───── Data to use
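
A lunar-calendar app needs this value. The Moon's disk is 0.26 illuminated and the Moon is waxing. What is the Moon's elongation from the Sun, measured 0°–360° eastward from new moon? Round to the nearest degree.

61°

From f = (1 − cos θ)/2: cos θ = 1 − 2×0.26 = 0.480; arccos → 61.3°.
The Moon is waxing (0°–180°), so θ = 61.3° directly.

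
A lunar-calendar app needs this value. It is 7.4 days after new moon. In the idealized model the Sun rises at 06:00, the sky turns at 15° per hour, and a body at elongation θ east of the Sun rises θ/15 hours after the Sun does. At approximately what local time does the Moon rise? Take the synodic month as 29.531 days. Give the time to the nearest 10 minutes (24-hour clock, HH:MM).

12:00

The Moon has covered 7.4/29.531 of its cycle, so θ ≈ 360° × 7.4/29.531 = 90.2°.
At 15° of sky rotation per hour, 90.2° corresponds to a 6.01 h lag.
06:00 + 6.014 h ≈ 12:01 → 12:00 to the nearest ten minutes.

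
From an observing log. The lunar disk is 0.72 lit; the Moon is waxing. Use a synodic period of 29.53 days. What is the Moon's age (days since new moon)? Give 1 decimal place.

9.5 days

From f = (1 − cos θ)/2: cos θ = 1 − 2×0.72 = -0.440; arccos → 116.1°.
The Moon is waxing (0°–180°), so θ = 116.1° directly.
At 360°/29.53 d per day, 116.1° corresponds to 9.52 days.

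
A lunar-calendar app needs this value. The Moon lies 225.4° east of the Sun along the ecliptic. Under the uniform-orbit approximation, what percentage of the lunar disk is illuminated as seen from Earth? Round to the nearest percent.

cos 225.4° = (-0.702), so f = (1 − (-0.702))/2 = 0.851, i.e. 85%.

85%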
──────────
What needs to be done:
Starting at the line with "From an observing", copy every line down to the last one above, exactly as written and with nothing else.

Response to the exercise:
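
From an observing log. The lunar disk is 0.72 lit; the Moon is waxing. Use a synodic period of 29.53 days. What is the Moon's age (days since new moon)? Give 1 decimal place.

9.5 days

From f = (1 − cos θ)/2: cos θ = 1 − 2×0.72 = -0.440; arccos → 116.1°.
The Moon is waxing (0°–180°), so θ = 116.1° directly.
At 360°/29.53 d per day, 116.1° corresponds to 9.52 days.

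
A lunar-calendar app needs this value. The Moon lies 225.4° east of the Sun along the ecliptic. Under the uniform-orbit approximation, what percentage of the lunar disk is illuminated as seen from Earth? Round to the nearest percent.

cos 225.4° = (-0.702), so f = (1 − (-0.702))/2 = 0.851, i.e. 85%.

85%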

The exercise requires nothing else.